RECORDS SUPPLIED:
::::

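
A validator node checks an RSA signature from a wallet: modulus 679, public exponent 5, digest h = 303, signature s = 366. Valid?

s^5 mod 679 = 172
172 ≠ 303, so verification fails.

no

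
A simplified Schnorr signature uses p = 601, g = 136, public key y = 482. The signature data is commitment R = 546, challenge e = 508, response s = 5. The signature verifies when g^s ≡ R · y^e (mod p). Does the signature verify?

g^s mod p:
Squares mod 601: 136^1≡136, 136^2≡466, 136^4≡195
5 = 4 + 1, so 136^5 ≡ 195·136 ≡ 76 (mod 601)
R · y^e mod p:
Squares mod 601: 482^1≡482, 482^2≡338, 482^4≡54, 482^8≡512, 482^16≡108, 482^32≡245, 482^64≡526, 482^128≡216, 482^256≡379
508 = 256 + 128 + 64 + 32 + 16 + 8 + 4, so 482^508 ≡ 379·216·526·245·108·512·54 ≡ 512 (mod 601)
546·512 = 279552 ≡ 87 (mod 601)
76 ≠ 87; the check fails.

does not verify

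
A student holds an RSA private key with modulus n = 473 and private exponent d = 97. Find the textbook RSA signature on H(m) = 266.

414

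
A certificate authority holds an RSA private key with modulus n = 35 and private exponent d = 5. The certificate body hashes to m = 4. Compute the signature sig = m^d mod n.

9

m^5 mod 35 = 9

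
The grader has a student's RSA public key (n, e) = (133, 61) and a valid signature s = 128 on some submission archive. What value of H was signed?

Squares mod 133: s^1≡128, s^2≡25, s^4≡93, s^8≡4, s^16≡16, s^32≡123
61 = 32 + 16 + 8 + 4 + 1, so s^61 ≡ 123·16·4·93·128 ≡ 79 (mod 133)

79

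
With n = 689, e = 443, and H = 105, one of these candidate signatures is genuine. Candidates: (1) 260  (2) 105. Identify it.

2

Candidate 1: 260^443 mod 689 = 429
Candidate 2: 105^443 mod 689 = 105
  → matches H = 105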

::::

TASK GOAL: Word for word, write out the entries above again.

OUTPUT BELOW:
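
A validator node checks an RSA signature from a wallet: modulus 679, public exponent 5, digest h = 303, signature s = 366. Valid?

s^5 mod 679 = 172
172 ≠ 303, so verification fails.

no

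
A simplified Schnorr signature uses p = 601, g = 136, public key y = 482. The signature data is commitment R = 546, challenge e = 508, response s = 5. The signature verifies when g^s ≡ R · y^e (mod p). Does the signature verify?

g^s mod p:
Squares mod 601: 136^1≡136, 136^2≡466, 136^4≡195
5 = 4 + 1, so 136^5 ≡ 195·136 ≡ 76 (mod 601)
R · y^e mod p:
Squares mod 601: 482^1≡482, 482^2≡338, 482^4≡54, 482^8≡512, 482^16≡108, 482^32≡245, 482^64≡526, 482^128≡216, 482^256≡379
508 = 256 + 128 + 64 + 32 + 16 + 8 + 4, so 482^508 ≡ 379·216·526·245·108·512·54 ≡ 512 (mod 601)
546·512 = 279552 ≡ 87 (mod 601)
76 ≠ 87; the check fails.

does not verify

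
A student holds an RSA private key with modulus n = 473 and private exponent d = 97. Find the textbook RSA signature on H(m) = 266.

414

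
A certificate authority holds an RSA private key with modulus n = 35 and private exponent d = 5. The certificate body hashes to m = 4. Compute the signature sig = m^d mod n.

9

m^5 mod 35 = 9

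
The grader has a student's RSA public key (n, e) = (133, 61) and a valid signature s = 128 on some submission archive. What value of H was signed?

Squares mod 133: s^1≡128, s^2≡25, s^4≡93, s^8≡4, s^16≡16, s^32≡123
61 = 32 + 16 + 8 + 4 + 1, so s^61 ≡ 123·16·4·93·128 ≡ 79 (mod 133)

79

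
With n = 689, e = 443, and H = 105, one of these candidate signatures is genuine. Candidates: (1) 260  (2) 105. Identify it.

2

Candidate 1: 260^443 mod 689 = 429
Candidate 2: 105^443 mod 689 = 105
  → matches H = 105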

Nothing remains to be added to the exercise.